Study material:
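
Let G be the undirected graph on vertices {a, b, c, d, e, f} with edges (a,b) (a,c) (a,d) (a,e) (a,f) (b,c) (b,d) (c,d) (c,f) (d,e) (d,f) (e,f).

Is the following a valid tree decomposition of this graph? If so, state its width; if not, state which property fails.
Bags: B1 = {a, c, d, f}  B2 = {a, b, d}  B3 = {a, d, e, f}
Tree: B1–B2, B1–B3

A tree decomposition must satisfy three properties: every vertex lies in some bag; for every edge, both endpoints lie together in some bag; and for every vertex, the bags containing it form a connected subtree. Here edge (c,b) lies in no bag, so the decomposition is invalid.

No — edge (c,b) lies in no bag.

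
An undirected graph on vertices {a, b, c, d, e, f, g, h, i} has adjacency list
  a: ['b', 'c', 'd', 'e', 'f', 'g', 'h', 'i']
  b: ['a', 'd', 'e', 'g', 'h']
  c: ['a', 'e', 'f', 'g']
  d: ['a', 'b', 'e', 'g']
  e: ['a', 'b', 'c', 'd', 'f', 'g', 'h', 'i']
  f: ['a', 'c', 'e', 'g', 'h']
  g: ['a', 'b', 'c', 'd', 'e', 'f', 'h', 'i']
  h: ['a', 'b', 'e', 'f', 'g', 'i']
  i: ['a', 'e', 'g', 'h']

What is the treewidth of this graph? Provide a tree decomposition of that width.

Every bag has size at most 5, so the width is 5 − 1 = 4 and tw(G) ≤ 4. Conversely, {a, b, d, e, g} is a clique of size 5, and the vertices of any clique must share a bag in every tree decomposition; so some bag has ≥ 5 vertices and tw(G) ≥ 4. Therefore the treewidth is 4.

Treewidth 4.
One optimal decomposition is:
Bags: B1 = {a, b, e, g, h}  B2 = {a, b, d, e, g}  B3 = {a, e, f, g, h}  B4 = {a, c, e, f, g}  B5 = {a, e, g, h, i}
Tree: B1–B2, B1–B3, B3–B4, B1–B5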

Exercise:
An exact restatement of the data is required.

Solution for this task:
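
Let G be the undirected graph on vertices {a, b, c, d, e, f} with edges (a,b) (a,c) (a,d) (a,e) (a,f) (b,c) (b,d) (c,d) (c,f) (d,e) (d,f) (e,f).

Is the following a valid tree decomposition of this graph? If so, state its width; if not, state which property fails.
Bags: B1 = {a, c, d, f}  B2 = {a, b, d}  B3 = {a, d, e, f}
Tree: B1–B2, B1–B3

A tree decomposition must satisfy three properties: every vertex lies in some bag; for every edge, both endpoints lie together in some bag; and for every vertex, the bags containing it form a connected subtree. Here edge (c,b) lies in no bag, so the decomposition is invalid.

No — edge (c,b) lies in no bag.

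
An undirected graph on vertices {a, b, c, d, e, f, g, h, i} has adjacency list
  a: ['b', 'c', 'd', 'e', 'f', 'g', 'h', 'i']
  b: ['a', 'd', 'e', 'g', 'h']
  c: ['a', 'e', 'f', 'g']
  d: ['a', 'b', 'e', 'g']
  e: ['a', 'b', 'c', 'd', 'f', 'g', 'h', 'i']
  f: ['a', 'c', 'e', 'g', 'h']
  g: ['a', 'b', 'c', 'd', 'e', 'f', 'h', 'i']
  h: ['a', 'b', 'e', 'f', 'g', 'i']
  i: ['a', 'e', 'g', 'h']

What is the treewidth of this graph? Provide a tree decomposition of that width.

Every bag has size at most 5, so the width is 5 − 1 = 4 and tw(G) ≤ 4. Conversely, {a, b, d, e, g} is a clique of size 5, and the vertices of any clique must share a bag in every tree decomposition; so some bag has ≥ 5 vertices and tw(G) ≥ 4. Therefore the treewidth is 4.

Treewidth 4.
One optimal decomposition is:
Bags: B1 = {a, b, e, g, h}  B2 = {a, b, d, e, g}  B3 = {a, e, f, g, h}  B4 = {a, c, e, f, g}  B5 = {a, e, g, h, i}
Tree: B1–B2, B1–B3, B3–B4, B1–B5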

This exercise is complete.